▸ **Problem requirements**
Line by line, return the data exactly as shown.

▸ **Given data**
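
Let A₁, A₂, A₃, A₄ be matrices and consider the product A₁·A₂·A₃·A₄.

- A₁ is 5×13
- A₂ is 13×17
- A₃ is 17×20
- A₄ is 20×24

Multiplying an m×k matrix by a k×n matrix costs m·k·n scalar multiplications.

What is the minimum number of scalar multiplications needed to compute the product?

5205

Adjacent pairs: A₁A₂ = 5·13·17 = 1105; A₂A₃ = 13·17·20 = 4420; A₃A₄ = 17·20·24 = 8160.
Length 3: A₁..A₃: k=1: 0+4420+5·13·20=5720; k=2: 1105+0+5·17·20=2805 → min 2805 | A₂..A₄: k=2: 0+8160+13·17·24=13464; k=3: 4420+0+13·20·24=10660 → min 10660.
Length 4: A₁..A₄: k=1: 0+10660+5·13·24=12220; k=2: 1105+8160+5·17·24=11305; k=3: 2805+0+5·20·24=5205 → min 5205.
Optimal order: (((A₁·A₂)·A₃)·A₄) with cost 5205.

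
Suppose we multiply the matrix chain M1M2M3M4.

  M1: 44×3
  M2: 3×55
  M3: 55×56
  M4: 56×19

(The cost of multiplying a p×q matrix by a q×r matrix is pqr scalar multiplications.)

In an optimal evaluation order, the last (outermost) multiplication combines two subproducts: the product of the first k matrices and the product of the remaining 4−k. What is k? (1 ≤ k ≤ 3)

1

Adjacent pairs: M1M2 = 44·3·55 = 7260; M2M3 = 3·55·56 = 9240; M3M4 = 55·56·19 = 58520.
Length 3: M1..M3: k=1: 0+9240+44·3·56=16632; k=2: 7260+0+44·55·56=142780 → min 16632 | M2..M4: k=2: 0+58520+3·55·19=61655; k=3: 9240+0+3·56·19=12432 → min 12432.
Top-level splits: k=1: (M1..M1)·(M2..M4) → 0+12432+44·3·19 = 14940; k=2: (M1..M2)·(M3..M4) → 7260+58520+44·55·19 = 111760; k=3: (M1..M3)·(M4..M4) → 16632+0+44·56·19 = 63448.
Best split is after M1, i.e. k = 1.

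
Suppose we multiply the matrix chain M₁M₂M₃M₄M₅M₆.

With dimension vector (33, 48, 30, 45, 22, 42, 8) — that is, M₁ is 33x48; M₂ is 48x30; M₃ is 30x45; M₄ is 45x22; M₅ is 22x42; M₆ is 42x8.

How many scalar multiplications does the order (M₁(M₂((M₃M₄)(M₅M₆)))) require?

(M₃M₄): 30×45 by 45×22 → 30×22, cost 30·45·22 = 29700
(M₅M₆): 22×42 by 42×8 → 22×8, cost 22·42·8 = 7392
((M₃M₄)(M₅M₆)): 30×22 by 22×8 → 30×8, cost 30·22·8 = 5280; cumulative 42372
(M₂((M₃M₄)(M₅M₆))): 48×30 by 30×8 → 48×8, cost 48·30·8 = 11520; cumulative 53892
(M₁(M₂((M₃M₄)(M₅M₆)))): 33×48 by 48×8 → 33×8, cost 33·48·8 = 12672; cumulative 66564
Total: 66564 scalar multiplications.

66564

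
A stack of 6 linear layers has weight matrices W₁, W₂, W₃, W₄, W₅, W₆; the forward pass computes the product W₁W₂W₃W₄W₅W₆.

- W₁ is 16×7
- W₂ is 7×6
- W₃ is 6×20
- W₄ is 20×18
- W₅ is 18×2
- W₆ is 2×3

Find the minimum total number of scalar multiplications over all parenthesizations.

1364

Adjacent pairs: W₁W₂ = 16·7·6 = 672; W₂W₃ = 7·6·20 = 840; W₃W₄ = 6·20·18 = 2160; W₄W₅ = 20·18·2 = 720; W₅W₆ = 18·2·3 = 108.
Length 3: W₁..W₃: k=1: 0+840+16·7·20=3080; k=2: 672+0+16·6·20=2592 → min 2592 | W₂..W₄: k=2: 0+2160+7·6·18=2916; k=3: 840+0+7·20·18=3360 → min 2916 | W₃..W₅: k=3: 0+720+6·20·2=960; k=4: 2160+0+6·18·2=2376 → min 960 | W₄..W₆: k=4: 0+108+20·18·3=1188; k=5: 720+0+20·2·3=840 → min 840.
Length 4: W₁..W₄: k=1: 0+2916+16·7·18=4932; k=2: 672+2160+16·6·18=4560; k=3: 2592+0+16·20·18=8352 → min 4560 | W₂..W₅: k=2: 0+960+7·6·2=1044; k=3: 840+720+7·20·2=1840; k=4: 2916+0+7·18·2=3168 → min 1044 | W₃..W₆: k=3: 0+840+6·20·3=1200; k=4: 2160+108+6·18·3=2592; k=5: 960+0+6·2·3=996 → min 996.
Length 5: W₁..W₅: k=1: 0+1044+16·7·2=1268; k=2: 672+960+16·6·2=1824; k=3: 2592+720+16·20·2=3952; k=4: 4560+0+16·18·2=5136 → min 1268 | W₂..W₆: k=2: 0+996+7·6·3=1122; k=3: 840+840+7·20·3=2100; k=4: 2916+108+7·18·3=3402; k=5: 1044+0+7·2·3=1086 → min 1086.
Length 6: W₁..W₆: k=1: 0+1086+16·7·3=1422; k=2: 672+996+16·6·3=1956; k=3: 2592+840+16·20·3=4392; k=4: 4560+108+16·18·3=5532; k=5: 1268+0+16·2·3=1364 → min 1364.
Optimal order: ((W₁(W₂(W₃(W₄W₅))))W₆) with cost 1364.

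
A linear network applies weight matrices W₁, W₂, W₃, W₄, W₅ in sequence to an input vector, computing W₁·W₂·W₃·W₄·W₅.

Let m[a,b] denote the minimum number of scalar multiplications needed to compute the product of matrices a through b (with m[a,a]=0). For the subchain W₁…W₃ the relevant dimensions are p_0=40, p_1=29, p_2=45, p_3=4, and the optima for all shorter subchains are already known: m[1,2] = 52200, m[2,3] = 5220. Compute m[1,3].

m[1,3] = min over k∈[1,2] of m[1,k]+m[k+1,3]+p_{0}·p_k·p_{3}.
k=1: 0 + 5220 + 40·29·4 = 9860; k=2: 52200 + 0 + 40·45·4 = 59400.
Minimum: 9860 at k=1.

9860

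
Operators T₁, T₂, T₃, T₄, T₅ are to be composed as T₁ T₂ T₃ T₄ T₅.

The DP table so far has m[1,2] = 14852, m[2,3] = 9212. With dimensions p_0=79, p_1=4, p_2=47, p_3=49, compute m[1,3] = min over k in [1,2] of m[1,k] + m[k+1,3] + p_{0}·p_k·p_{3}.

m[1,3] = min over k∈[1,2] of m[1,k]+m[k+1,3]+p_{0}·p_k·p_{3}.
k=1: 0 + 9212 + 79·4·49 = 24696; k=2: 14852 + 0 + 79·47·49 = 196789.
Minimum: 24696 at k=1.

24696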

▸ **Response to the exercise**
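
Let A₁, A₂, A₃, A₄ be matrices and consider the product A₁·A₂·A₃·A₄.

- A₁ is 5×13
- A₂ is 13×17
- A₃ is 17×20
- A₄ is 20×24

Multiplying an m×k matrix by a k×n matrix costs m·k·n scalar multiplications.

What is the minimum number of scalar multiplications needed to compute the product?

5205

Adjacent pairs: A₁A₂ = 5·13·17 = 1105; A₂A₃ = 13·17·20 = 4420; A₃A₄ = 17·20·24 = 8160.
Length 3: A₁..A₃: k=1: 0+4420+5·13·20=5720; k=2: 1105+0+5·17·20=2805 → min 2805 | A₂..A₄: k=2: 0+8160+13·17·24=13464; k=3: 4420+0+13·20·24=10660 → min 10660.
Length 4: A₁..A₄: k=1: 0+10660+5·13·24=12220; k=2: 1105+8160+5·17·24=11305; k=3: 2805+0+5·20·24=5205 → min 5205.
Optimal order: (((A₁·A₂)·A₃)·A₄) with cost 5205.

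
Suppose we multiply the matrix chain M1M2M3M4.

  M1: 44×3
  M2: 3×55
  M3: 55×56
  M4: 56×19

(The cost of multiplying a p×q matrix by a q×r matrix is pqr scalar multiplications.)

In an optimal evaluation order, the last (outermost) multiplication combines two subproducts: the product of the first k matrices and the product of the remaining 4−k. What is k? (1 ≤ k ≤ 3)

1

Adjacent pairs: M1M2 = 44·3·55 = 7260; M2M3 = 3·55·56 = 9240; M3M4 = 55·56·19 = 58520.
Length 3: M1..M3: k=1: 0+9240+44·3·56=16632; k=2: 7260+0+44·55·56=142780 → min 16632 | M2..M4: k=2: 0+58520+3·55·19=61655; k=3: 9240+0+3·56·19=12432 → min 12432.
Top-level splits: k=1: (M1..M1)·(M2..M4) → 0+12432+44·3·19 = 14940; k=2: (M1..M2)·(M3..M4) → 7260+58520+44·55·19 = 111760; k=3: (M1..M3)·(M4..M4) → 16632+0+44·56·19 = 63448.
Best split is after M1, i.e. k = 1.

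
Suppose we multiply the matrix chain M₁M₂M₃M₄M₅M₆.

With dimension vector (33, 48, 30, 45, 22, 42, 8) — that is, M₁ is 33x48; M₂ is 48x30; M₃ is 30x45; M₄ is 45x22; M₅ is 22x42; M₆ is 42x8.

How many scalar multiplications does the order (M₁(M₂((M₃M₄)(M₅M₆)))) require?

(M₃M₄): 30×45 by 45×22 → 30×22, cost 30·45·22 = 29700
(M₅M₆): 22×42 by 42×8 → 22×8, cost 22·42·8 = 7392
((M₃M₄)(M₅M₆)): 30×22 by 22×8 → 30×8, cost 30·22·8 = 5280; cumulative 42372
(M₂((M₃M₄)(M₅M₆))): 48×30 by 30×8 → 48×8, cost 48·30·8 = 11520; cumulative 53892
(M₁(M₂((M₃M₄)(M₅M₆)))): 33×48 by 48×8 → 33×8, cost 33·48·8 = 12672; cumulative 66564
Total: 66564 scalar multiplications.

66564

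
A stack of 6 linear layers has weight matrices W₁, W₂, W₃, W₄, W₅, W₆; the forward pass computes the product W₁W₂W₃W₄W₅W₆.

- W₁ is 16×7
- W₂ is 7×6
- W₃ is 6×20
- W₄ is 20×18
- W₅ is 18×2
- W₆ is 2×3

Find the minimum total number of scalar multiplications over all parenthesizations.

1364

Adjacent pairs: W₁W₂ = 16·7·6 = 672; W₂W₃ = 7·6·20 = 840; W₃W₄ = 6·20·18 = 2160; W₄W₅ = 20·18·2 = 720; W₅W₆ = 18·2·3 = 108.
Length 3: W₁..W₃: k=1: 0+840+16·7·20=3080; k=2: 672+0+16·6·20=2592 → min 2592 | W₂..W₄: k=2: 0+2160+7·6·18=2916; k=3: 840+0+7·20·18=3360 → min 2916 | W₃..W₅: k=3: 0+720+6·20·2=960; k=4: 2160+0+6·18·2=2376 → min 960 | W₄..W₆: k=4: 0+108+20·18·3=1188; k=5: 720+0+20·2·3=840 → min 840.
Length 4: W₁..W₄: k=1: 0+2916+16·7·18=4932; k=2: 672+2160+16·6·18=4560; k=3: 2592+0+16·20·18=8352 → min 4560 | W₂..W₅: k=2: 0+960+7·6·2=1044; k=3: 840+720+7·20·2=1840; k=4: 2916+0+7·18·2=3168 → min 1044 | W₃..W₆: k=3: 0+840+6·20·3=1200; k=4: 2160+108+6·18·3=2592; k=5: 960+0+6·2·3=996 → min 996.
Length 5: W₁..W₅: k=1: 0+1044+16·7·2=1268; k=2: 672+960+16·6·2=1824; k=3: 2592+720+16·20·2=3952; k=4: 4560+0+16·18·2=5136 → min 1268 | W₂..W₆: k=2: 0+996+7·6·3=1122; k=3: 840+840+7·20·3=2100; k=4: 2916+108+7·18·3=3402; k=5: 1044+0+7·2·3=1086 → min 1086.
Length 6: W₁..W₆: k=1: 0+1086+16·7·3=1422; k=2: 672+996+16·6·3=1956; k=3: 2592+840+16·20·3=4392; k=4: 4560+108+16·18·3=5532; k=5: 1268+0+16·2·3=1364 → min 1364.
Optimal order: ((W₁(W₂(W₃(W₄W₅))))W₆) with cost 1364.

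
A linear network applies weight matrices W₁, W₂, W₃, W₄, W₅ in sequence to an input vector, computing W₁·W₂·W₃·W₄·W₅.

Let m[a,b] denote the minimum number of scalar multiplications needed to compute the product of matrices a through b (with m[a,a]=0). For the subchain W₁…W₃ the relevant dimensions are p_0=40, p_1=29, p_2=45, p_3=4, and the optima for all shorter subchains are already known: m[1,2] = 52200, m[2,3] = 5220. Compute m[1,3].

m[1,3] = min over k∈[1,2] of m[1,k]+m[k+1,3]+p_{0}·p_k·p_{3}.
k=1: 0 + 5220 + 40·29·4 = 9860; k=2: 52200 + 0 + 40·45·4 = 59400.
Minimum: 9860 at k=1.

9860

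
Operators T₁, T₂, T₃, T₄, T₅ are to be composed as T₁ T₂ T₃ T₄ T₅.

The DP table so far has m[1,2] = 14852, m[2,3] = 9212. With dimensions p_0=79, p_1=4, p_2=47, p_3=49, compute m[1,3] = min over k in [1,2] of m[1,k] + m[k+1,3] + p_{0}·p_k·p_{3}.

m[1,3] = min over k∈[1,2] of m[1,k]+m[k+1,3]+p_{0}·p_k·p_{3}.
k=1: 0 + 9212 + 79·4·49 = 24696; k=2: 14852 + 0 + 79·47·49 = 196789.
Minimum: 24696 at k=1.

24696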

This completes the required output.